▶ INSTRUCTIONS FOR THE TASK: I would like every entry below written out exactly.
● ● ● ● ●
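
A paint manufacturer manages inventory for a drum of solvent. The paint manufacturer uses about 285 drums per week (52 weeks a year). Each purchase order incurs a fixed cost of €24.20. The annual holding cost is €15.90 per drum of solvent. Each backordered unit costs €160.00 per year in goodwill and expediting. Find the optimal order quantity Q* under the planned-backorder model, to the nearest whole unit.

Q* ≈ 223 drums

Annual demand D = 285 × 52 = 14,820.
With planned backorders, Q* = √(2DS/H) · √((H+B)/B).
√(2DS/H) = √(2 × 14,820 × 24.2 / 15.9) = 212.397.
√((H+B)/B) = √((15.9+160)/160) = 1.0485.
Q* ≈ 222.700.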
● ● ● ● ●
▶ REPLY TO THE TASK:
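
A paint manufacturer manages inventory for a drum of solvent. The paint manufacturer uses about 285 drums per week (52 weeks a year). Each purchase order incurs a fixed cost of €24.20. The annual holding cost is €15.90 per drum of solvent. Each backordered unit costs €160.00 per year in goodwill and expediting. Find the optimal order quantity Q* under the planned-backorder model, to the nearest whole unit.

Q* ≈ 223 drums

Annual demand D = 285 × 52 = 14,820.
With planned backorders, Q* = √(2DS/H) · √((H+B)/B).
√(2DS/H) = √(2 × 14,820 × 24.2 / 15.9) = 212.397.
√((H+B)/B) = √((15.9+160)/160) = 1.0485.
Q* ≈ 222.700.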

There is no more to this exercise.